▶ _About this task_: A word-for-word copy is required of the line containing "3. Voiceless fricatives" and of each line after it in the material below, through the last one.

▶ _Input_:
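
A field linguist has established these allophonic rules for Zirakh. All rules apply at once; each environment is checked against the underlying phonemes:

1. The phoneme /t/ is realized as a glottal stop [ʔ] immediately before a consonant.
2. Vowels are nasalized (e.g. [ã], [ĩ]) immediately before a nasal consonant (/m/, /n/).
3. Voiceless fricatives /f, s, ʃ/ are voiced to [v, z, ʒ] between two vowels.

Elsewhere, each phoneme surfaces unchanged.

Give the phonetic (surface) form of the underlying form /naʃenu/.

[naʒẽnu]

/a/ (between /n/ and /ʃ/): rule 2 targets it, but not before a nasal consonant → unchanged [a].
/ʃ/ (between /a/ and /e/): between two vowels, so rule 3 applies → [ʒ].
/e/ (between /ʃ/ and /n/) occurs before a nasal consonant → [ẽ] by rule 2.
/u/ (word-final) is in the target of rule 2 but the environment (before a nasal consonant) is not met → [u].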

▶ _Exercise result_:
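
3. Voiceless fricatives /f, s, ʃ/ are voiced to [v, z, ʒ] between two vowels.

Elsewhere, each phoneme surfaces unchanged.

Give the phonetic (surface) form of the underlying form /naʃenu/.

[naʒẽnu]

/a/ (between /n/ and /ʃ/): rule 2 targets it, but not before a nasal consonant → unchanged [a].
/ʃ/ (between /a/ and /e/): between two vowels, so rule 3 applies → [ʒ].
/e/ (between /ʃ/ and /n/) occurs before a nasal consonant → [ẽ] by rule 2.
/u/ (word-final) is in the target of rule 2 but the environment (before a nasal consonant) is not met → [u].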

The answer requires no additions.